* _Exercise aim_
Using the entries below, quote exactly the span of lines that begins with the line containing "Let (X, τ_X) and (Y, τ_Y) be the" and ends with the final line.
-- Provided records follows --
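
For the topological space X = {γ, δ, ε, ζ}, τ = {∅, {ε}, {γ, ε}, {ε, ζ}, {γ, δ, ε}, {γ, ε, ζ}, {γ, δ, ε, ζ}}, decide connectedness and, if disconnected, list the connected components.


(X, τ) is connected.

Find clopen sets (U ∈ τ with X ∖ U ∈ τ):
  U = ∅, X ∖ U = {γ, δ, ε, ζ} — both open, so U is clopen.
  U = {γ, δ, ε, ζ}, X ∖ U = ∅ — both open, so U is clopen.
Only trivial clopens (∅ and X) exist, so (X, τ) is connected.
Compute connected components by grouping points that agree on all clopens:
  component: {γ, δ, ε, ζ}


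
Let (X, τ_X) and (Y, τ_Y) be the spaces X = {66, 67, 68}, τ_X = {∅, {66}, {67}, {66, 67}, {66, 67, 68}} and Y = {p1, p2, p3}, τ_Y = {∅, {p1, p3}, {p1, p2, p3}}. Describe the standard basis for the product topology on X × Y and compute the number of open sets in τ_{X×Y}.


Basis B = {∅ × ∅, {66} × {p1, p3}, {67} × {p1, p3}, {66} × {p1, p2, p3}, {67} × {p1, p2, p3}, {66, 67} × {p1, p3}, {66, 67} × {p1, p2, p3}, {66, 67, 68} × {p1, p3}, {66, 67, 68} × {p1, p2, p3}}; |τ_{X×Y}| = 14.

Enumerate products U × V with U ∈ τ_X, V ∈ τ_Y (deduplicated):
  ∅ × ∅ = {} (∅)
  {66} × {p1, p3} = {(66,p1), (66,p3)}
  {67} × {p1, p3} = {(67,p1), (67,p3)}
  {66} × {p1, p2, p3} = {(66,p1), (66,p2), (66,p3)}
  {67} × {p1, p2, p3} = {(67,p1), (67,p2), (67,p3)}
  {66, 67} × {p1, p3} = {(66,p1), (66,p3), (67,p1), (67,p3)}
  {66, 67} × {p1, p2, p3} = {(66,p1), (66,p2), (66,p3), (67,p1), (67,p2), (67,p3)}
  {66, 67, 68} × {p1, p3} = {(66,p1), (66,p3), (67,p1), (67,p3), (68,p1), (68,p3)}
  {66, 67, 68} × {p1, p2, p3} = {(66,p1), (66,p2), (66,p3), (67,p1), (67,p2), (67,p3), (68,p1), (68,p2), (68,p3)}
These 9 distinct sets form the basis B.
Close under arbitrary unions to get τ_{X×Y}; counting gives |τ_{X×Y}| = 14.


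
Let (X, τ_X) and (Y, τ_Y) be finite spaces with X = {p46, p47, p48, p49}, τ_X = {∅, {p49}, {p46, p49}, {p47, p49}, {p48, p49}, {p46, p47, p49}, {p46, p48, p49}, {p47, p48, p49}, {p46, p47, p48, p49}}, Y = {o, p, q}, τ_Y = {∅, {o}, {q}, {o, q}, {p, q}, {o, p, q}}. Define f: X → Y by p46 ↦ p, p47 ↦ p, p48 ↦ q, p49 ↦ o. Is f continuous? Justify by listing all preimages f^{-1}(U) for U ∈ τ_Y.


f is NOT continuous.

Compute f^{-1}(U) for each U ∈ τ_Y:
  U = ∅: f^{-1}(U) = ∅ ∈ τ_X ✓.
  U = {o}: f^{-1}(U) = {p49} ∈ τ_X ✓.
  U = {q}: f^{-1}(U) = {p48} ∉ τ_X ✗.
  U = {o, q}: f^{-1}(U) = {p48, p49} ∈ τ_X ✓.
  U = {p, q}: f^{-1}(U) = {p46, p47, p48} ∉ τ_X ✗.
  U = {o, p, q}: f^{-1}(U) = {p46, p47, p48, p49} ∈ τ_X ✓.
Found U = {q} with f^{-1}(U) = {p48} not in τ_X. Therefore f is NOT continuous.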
-- Provided records concluded --
* _Task result_
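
Let (X, τ_X) and (Y, τ_Y) be the spaces X = {66, 67, 68}, τ_X = {∅, {66}, {67}, {66, 67}, {66, 67, 68}} and Y = {p1, p2, p3}, τ_Y = {∅, {p1, p3}, {p1, p2, p3}}. Describe the standard basis for the product topology on X × Y and compute the number of open sets in τ_{X×Y}.


Basis B = {∅ × ∅, {66} × {p1, p3}, {67} × {p1, p3}, {66} × {p1, p2, p3}, {67} × {p1, p2, p3}, {66, 67} × {p1, p3}, {66, 67} × {p1, p2, p3}, {66, 67, 68} × {p1, p3}, {66, 67, 68} × {p1, p2, p3}}; |τ_{X×Y}| = 14.

Enumerate products U × V with U ∈ τ_X, V ∈ τ_Y (deduplicated):
  ∅ × ∅ = {} (∅)
  {66} × {p1, p3} = {(66,p1), (66,p3)}
  {67} × {p1, p3} = {(67,p1), (67,p3)}
  {66} × {p1, p2, p3} = {(66,p1), (66,p2), (66,p3)}
  {67} × {p1, p2, p3} = {(67,p1), (67,p2), (67,p3)}
  {66, 67} × {p1, p3} = {(66,p1), (66,p3), (67,p1), (67,p3)}
  {66, 67} × {p1, p2, p3} = {(66,p1), (66,p2), (66,p3), (67,p1), (67,p2), (67,p3)}
  {66, 67, 68} × {p1, p3} = {(66,p1), (66,p3), (67,p1), (67,p3), (68,p1), (68,p3)}
  {66, 67, 68} × {p1, p2, p3} = {(66,p1), (66,p2), (66,p3), (67,p1), (67,p2), (67,p3), (68,p1), (68,p2), (68,p3)}
These 9 distinct sets form the basis B.
Close under arbitrary unions to get τ_{X×Y}; counting gives |τ_{X×Y}| = 14.


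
Let (X, τ_X) and (Y, τ_Y) be finite spaces with X = {p46, p47, p48, p49}, τ_X = {∅, {p49}, {p46, p49}, {p47, p49}, {p48, p49}, {p46, p47, p49}, {p46, p48, p49}, {p47, p48, p49}, {p46, p47, p48, p49}}, Y = {o, p, q}, τ_Y = {∅, {o}, {q}, {o, q}, {p, q}, {o, p, q}}. Define f: X → Y by p46 ↦ p, p47 ↦ p, p48 ↦ q, p49 ↦ o. Is f continuous? Justify by listing all preimages f^{-1}(U) for U ∈ τ_Y.


f is NOT continuous.

Compute f^{-1}(U) for each U ∈ τ_Y:
  U = ∅: f^{-1}(U) = ∅ ∈ τ_X ✓.
  U = {o}: f^{-1}(U) = {p49} ∈ τ_X ✓.
  U = {q}: f^{-1}(U) = {p48} ∉ τ_X ✗.
  U = {o, q}: f^{-1}(U) = {p48, p49} ∈ τ_X ✓.
  U = {p, q}: f^{-1}(U) = {p46, p47, p48} ∉ τ_X ✗.
  U = {o, p, q}: f^{-1}(U) = {p46, p47, p48, p49} ∈ τ_X ✓.
Found U = {q} with f^{-1}(U) = {p48} not in τ_X. Therefore f is NOT continuous.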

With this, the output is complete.